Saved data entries

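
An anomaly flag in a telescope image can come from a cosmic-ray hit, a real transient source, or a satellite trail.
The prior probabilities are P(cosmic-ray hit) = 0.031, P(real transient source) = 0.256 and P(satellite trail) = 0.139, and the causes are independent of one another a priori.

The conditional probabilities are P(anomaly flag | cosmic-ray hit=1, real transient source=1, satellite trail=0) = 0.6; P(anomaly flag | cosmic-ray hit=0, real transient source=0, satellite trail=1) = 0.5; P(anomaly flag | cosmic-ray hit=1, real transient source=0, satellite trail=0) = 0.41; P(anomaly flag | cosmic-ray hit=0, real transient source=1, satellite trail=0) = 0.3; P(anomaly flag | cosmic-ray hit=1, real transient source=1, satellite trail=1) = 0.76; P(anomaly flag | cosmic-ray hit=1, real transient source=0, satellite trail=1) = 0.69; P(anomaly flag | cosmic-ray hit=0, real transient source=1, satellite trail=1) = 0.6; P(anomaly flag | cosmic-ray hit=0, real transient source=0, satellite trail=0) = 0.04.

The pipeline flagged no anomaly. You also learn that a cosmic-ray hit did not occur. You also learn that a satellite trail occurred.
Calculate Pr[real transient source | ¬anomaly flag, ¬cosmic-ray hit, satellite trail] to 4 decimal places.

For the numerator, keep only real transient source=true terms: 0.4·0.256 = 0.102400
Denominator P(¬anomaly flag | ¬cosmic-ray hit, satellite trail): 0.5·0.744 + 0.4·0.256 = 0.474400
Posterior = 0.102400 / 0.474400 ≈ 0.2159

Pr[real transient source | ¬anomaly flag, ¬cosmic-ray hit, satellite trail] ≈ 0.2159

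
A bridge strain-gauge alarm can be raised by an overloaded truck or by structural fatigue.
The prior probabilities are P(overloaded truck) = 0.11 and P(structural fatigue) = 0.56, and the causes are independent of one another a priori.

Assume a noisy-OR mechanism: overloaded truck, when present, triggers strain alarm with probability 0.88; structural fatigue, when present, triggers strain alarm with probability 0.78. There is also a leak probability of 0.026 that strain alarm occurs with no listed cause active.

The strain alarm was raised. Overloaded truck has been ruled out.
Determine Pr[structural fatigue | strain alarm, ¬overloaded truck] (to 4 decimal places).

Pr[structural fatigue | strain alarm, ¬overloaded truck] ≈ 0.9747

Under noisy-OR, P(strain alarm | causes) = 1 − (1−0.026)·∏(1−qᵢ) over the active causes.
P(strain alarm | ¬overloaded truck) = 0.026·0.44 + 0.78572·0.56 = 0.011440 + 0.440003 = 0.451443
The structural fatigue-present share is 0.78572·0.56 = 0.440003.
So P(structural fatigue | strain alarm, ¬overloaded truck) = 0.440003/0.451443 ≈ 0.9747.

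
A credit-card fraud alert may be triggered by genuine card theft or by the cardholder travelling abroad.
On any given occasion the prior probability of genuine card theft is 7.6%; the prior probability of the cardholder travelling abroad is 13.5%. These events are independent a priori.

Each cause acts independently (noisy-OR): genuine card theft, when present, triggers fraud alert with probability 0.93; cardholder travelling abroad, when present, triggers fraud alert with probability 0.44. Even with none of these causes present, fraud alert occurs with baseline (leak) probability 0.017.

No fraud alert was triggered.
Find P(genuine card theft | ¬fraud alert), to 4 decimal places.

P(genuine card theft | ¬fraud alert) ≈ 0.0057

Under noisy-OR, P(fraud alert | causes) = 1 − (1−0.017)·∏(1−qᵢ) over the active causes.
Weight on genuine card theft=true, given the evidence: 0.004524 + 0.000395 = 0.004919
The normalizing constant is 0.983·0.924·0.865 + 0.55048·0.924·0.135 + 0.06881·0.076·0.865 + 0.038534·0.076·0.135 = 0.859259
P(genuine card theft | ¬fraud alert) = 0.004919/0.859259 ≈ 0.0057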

---

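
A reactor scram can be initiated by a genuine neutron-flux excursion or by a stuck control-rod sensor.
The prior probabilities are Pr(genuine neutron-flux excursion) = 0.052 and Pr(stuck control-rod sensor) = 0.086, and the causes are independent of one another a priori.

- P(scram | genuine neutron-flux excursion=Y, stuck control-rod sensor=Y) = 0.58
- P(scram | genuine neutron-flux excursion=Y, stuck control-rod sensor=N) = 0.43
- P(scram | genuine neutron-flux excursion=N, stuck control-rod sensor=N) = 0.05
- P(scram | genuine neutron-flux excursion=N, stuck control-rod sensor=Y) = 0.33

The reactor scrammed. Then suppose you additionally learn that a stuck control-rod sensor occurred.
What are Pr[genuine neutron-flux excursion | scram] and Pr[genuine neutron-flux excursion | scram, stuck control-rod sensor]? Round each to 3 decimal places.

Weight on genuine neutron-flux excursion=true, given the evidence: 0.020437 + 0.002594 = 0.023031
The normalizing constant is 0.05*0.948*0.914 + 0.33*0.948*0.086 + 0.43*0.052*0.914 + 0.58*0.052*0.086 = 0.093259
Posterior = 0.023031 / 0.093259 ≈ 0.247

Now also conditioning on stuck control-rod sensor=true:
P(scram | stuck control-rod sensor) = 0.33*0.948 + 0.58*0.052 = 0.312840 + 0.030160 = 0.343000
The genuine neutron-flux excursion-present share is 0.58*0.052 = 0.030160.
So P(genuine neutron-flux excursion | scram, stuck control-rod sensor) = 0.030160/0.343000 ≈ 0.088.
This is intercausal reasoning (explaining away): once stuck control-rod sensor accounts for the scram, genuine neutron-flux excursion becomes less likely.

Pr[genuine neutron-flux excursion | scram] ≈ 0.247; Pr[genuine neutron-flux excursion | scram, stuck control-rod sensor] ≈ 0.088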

WHAT YOU ARE ASKED TO DO: Please give back, exactly as it stands above, the stretch from the line with "An anomaly flag" through the line with "The pipeline flagged", and no line outside it.

ANSWER FOR THIS EXERCISE:
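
An anomaly flag in a telescope image can come from a cosmic-ray hit, a real transient source, or a satellite trail.
The prior probabilities are P(cosmic-ray hit) = 0.031, P(real transient source) = 0.256 and P(satellite trail) = 0.139, and the causes are independent of one another a priori.

The conditional probabilities are P(anomaly flag | cosmic-ray hit=1, real transient source=1, satellite trail=0) = 0.6; P(anomaly flag | cosmic-ray hit=0, real transient source=0, satellite trail=1) = 0.5; P(anomaly flag | cosmic-ray hit=1, real transient source=0, satellite trail=0) = 0.41; P(anomaly flag | cosmic-ray hit=0, real transient source=1, satellite trail=0) = 0.3; P(anomaly flag | cosmic-ray hit=1, real transient source=1, satellite trail=1) = 0.76; P(anomaly flag | cosmic-ray hit=1, real transient source=0, satellite trail=1) = 0.69; P(anomaly flag | cosmic-ray hit=0, real transient source=1, satellite trail=1) = 0.6; P(anomaly flag | cosmic-ray hit=0, real transient source=0, satellite trail=0) = 0.04.

The pipeline flagged no anomaly. You also learn that a cosmic-ray hit did not occur. You also learn that a satellite trail occurred.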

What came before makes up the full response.